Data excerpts

* * * *

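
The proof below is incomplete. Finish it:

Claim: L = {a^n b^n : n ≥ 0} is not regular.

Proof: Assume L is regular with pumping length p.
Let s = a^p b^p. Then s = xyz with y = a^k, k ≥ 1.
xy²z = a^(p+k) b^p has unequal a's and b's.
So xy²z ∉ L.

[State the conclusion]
This contradicts the pumping lemma for regular languages,
which guarantees xy^i z ∈ L for all i ≥ 0.

Since our assumption that L is regular leads to a contradiction,
we conclude that L = {a^n b^n : n ≥ 0} is NOT regular. ∎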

* * * *

WHAT NEEDS TO BE DONE:
Give back the opening line of the records above and every line after it, up to and including the one with "So xy²z ∉ L.", unchanged.

COMPLETED TASK:
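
The proof below is incomplete. Finish it:

Claim: L = {a^n b^n : n ≥ 0} is not regular.

Proof: Assume L is regular with pumping length p.
Let s = a^p b^p. Then s = xyz with y = a^k, k ≥ 1.
xy²z = a^(p+k) b^p has unequal a's and b's.
So xy²z ∉ L.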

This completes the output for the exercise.